_THE TASK_
Extract every record, keeping each one exactly as it is.

(Stored data)

· · · · ·

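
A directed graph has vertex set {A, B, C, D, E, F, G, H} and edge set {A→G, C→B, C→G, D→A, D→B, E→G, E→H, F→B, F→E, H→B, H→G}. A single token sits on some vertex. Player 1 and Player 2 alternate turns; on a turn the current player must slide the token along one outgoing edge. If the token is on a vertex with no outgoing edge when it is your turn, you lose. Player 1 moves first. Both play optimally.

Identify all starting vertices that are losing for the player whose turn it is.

Build the W/L table. Terminal = L. A non-terminal position is W if it has a move to some L; otherwise it is L.
Every edge goes from a vertex to one that appears earlier in the order G, B, H, A, E, C, F, D, so processing vertices in that order labels each vertex after all of its successors.
G: no outgoing edge → L
B: no outgoing edge → L
H: →B(L), so W
A: →G(L), so W
E: →G(L), so W
C: →B(L), so W
F: →B(L), so W
D: →B(L), so W
Reading off the rows marked L gives the requested list; there are 2 such vertices.

B, G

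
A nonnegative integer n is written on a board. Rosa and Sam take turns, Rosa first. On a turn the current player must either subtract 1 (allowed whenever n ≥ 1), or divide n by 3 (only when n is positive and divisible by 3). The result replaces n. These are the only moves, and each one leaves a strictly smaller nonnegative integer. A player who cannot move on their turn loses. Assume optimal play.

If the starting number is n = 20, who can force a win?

Rosa wins.

Compute win/loss labels from the base case upward. A position with no move is L. Any other position is W if it can reach an L in one move, else L.
n=0: no move → L
n=1: reaches L-position 0 → W
n=2: only reaches 1(W), which is W → L
n=3: reaches L-position 2 → W
n=4: only reaches 3(W), which is W → L
n=5: reaches L-position 4 → W
n=6: reaches L-position 2 → W
n=7: only reaches 6(W), which is W → L
n=8: reaches L-position 7 → W
n=9: only reaches 3(W), 8(W), all W → L
n=10: reaches L-position 9 → W
n=11: only reaches 10(W), which is W → L
n=12: reaches L-position 4 → W
n=13: only reaches 12(W), which is W → L
n=14: reaches L-position 13 → W
n=15: only reaches 5(W), 14(W), all W → L
n=16: reaches L-position 15 → W
n=17: only reaches 16(W), which is W → L
n=18: reaches L-position 17 → W
n=19: only reaches 18(W), which is W → L
n=20: reaches L-position 19 → W
The starting position 20 is W: Rosa should move to 19, handing over an L position.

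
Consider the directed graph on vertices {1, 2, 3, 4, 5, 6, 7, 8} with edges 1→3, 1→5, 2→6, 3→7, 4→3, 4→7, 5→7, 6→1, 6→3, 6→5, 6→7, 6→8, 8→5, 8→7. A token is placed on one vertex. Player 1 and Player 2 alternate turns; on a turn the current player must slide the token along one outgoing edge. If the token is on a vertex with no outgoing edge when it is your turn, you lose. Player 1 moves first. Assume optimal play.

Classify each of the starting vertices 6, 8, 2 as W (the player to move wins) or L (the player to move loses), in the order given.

Work bottom-up. With no move the player to move loses. Otherwise the position is W if at least one move leads to an L position for the opponent, and L if every move leads to a W.
Every edge goes from a vertex to one that appears earlier in the order 7, 3, 5, 8, 1, 6, 4, 2, so processing vertices in that order labels each vertex after all of its successors.
7: no outgoing edge → L
3: can move to 7, which is L ⇒ W
5: can move to 7, which is L ⇒ W
8: can move to 7, which is L ⇒ W
1: moves to 5(W), 3(W); every one is W ⇒ L
6: can move to 1, which is L ⇒ W
4: can move to 7, which is L ⇒ W
2: the only move is to 6(W), a W ⇒ L

6: W, 8: W, 2: L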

· · · · ·

_OUTPUT OF THE EXERCISE_
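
A directed graph has vertex set {A, B, C, D, E, F, G, H} and edge set {A→G, C→B, C→G, D→A, D→B, E→G, E→H, F→B, F→E, H→B, H→G}. A single token sits on some vertex. Player 1 and Player 2 alternate turns; on a turn the current player must slide the token along one outgoing edge. If the token is on a vertex with no outgoing edge when it is your turn, you lose. Player 1 moves first. Both play optimally.

Identify all starting vertices that are losing for the player whose turn it is.

Build the W/L table. Terminal = L. A non-terminal position is W if it has a move to some L; otherwise it is L.
Every edge goes from a vertex to one that appears earlier in the order G, B, H, A, E, C, F, D, so processing vertices in that order labels each vertex after all of its successors.
G: no outgoing edge → L
B: no outgoing edge → L
H: →B(L), so W
A: →G(L), so W
E: →G(L), so W
C: →B(L), so W
F: →B(L), so W
D: →B(L), so W
Reading off the rows marked L gives the requested list; there are 2 such vertices.

B, G

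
A nonnegative integer n is written on a board. Rosa and Sam take turns, Rosa first. On a turn the current player must either subtract 1 (allowed whenever n ≥ 1), or divide n by 3 (only when n is positive and divisible by 3). The result replaces n. These are the only moves, and each one leaves a strictly smaller nonnegative integer. A player who cannot move on their turn loses. Assume optimal play.

If the starting number is n = 20, who can force a win?

Rosa wins.

Compute win/loss labels from the base case upward. A position with no move is L. Any other position is W if it can reach an L in one move, else L.
n=0: no move → L
n=1: reaches L-position 0 → W
n=2: only reaches 1(W), which is W → L
n=3: reaches L-position 2 → W
n=4: only reaches 3(W), which is W → L
n=5: reaches L-position 4 → W
n=6: reaches L-position 2 → W
n=7: only reaches 6(W), which is W → L
n=8: reaches L-position 7 → W
n=9: only reaches 3(W), 8(W), all W → L
n=10: reaches L-position 9 → W
n=11: only reaches 10(W), which is W → L
n=12: reaches L-position 4 → W
n=13: only reaches 12(W), which is W → L
n=14: reaches L-position 13 → W
n=15: only reaches 5(W), 14(W), all W → L
n=16: reaches L-position 15 → W
n=17: only reaches 16(W), which is W → L
n=18: reaches L-position 17 → W
n=19: only reaches 18(W), which is W → L
n=20: reaches L-position 19 → W
The starting position 20 is W: Rosa should move to 19, handing over an L position.

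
Consider the directed graph on vertices {1, 2, 3, 4, 5, 6, 7, 8} with edges 1→3, 1→5, 2→6, 3→7, 4→3, 4→7, 5→7, 6→1, 6→3, 6→5, 6→7, 6→8, 8→5, 8→7. A token is placed on one vertex. Player 1 and Player 2 alternate turns; on a turn the current player must slide the token along one outgoing edge. If the token is on a vertex with no outgoing edge when it is your turn, you lose. Player 1 moves first. Assume optimal play.

Classify each of the starting vertices 6, 8, 2 as W (the player to move wins) or L (the player to move loses), in the order given.

Work bottom-up. With no move the player to move loses. Otherwise the position is W if at least one move leads to an L position for the opponent, and L if every move leads to a W.
Every edge goes from a vertex to one that appears earlier in the order 7, 3, 5, 8, 1, 6, 4, 2, so processing vertices in that order labels each vertex after all of its successors.
7: no outgoing edge → L
3: can move to 7, which is L ⇒ W
5: can move to 7, which is L ⇒ W
8: can move to 7, which is L ⇒ W
1: moves to 5(W), 3(W); every one is W ⇒ L
6: can move to 1, which is L ⇒ W
4: can move to 7, which is L ⇒ W
2: the only move is to 6(W), a W ⇒ L

6: W, 8: W, 2: L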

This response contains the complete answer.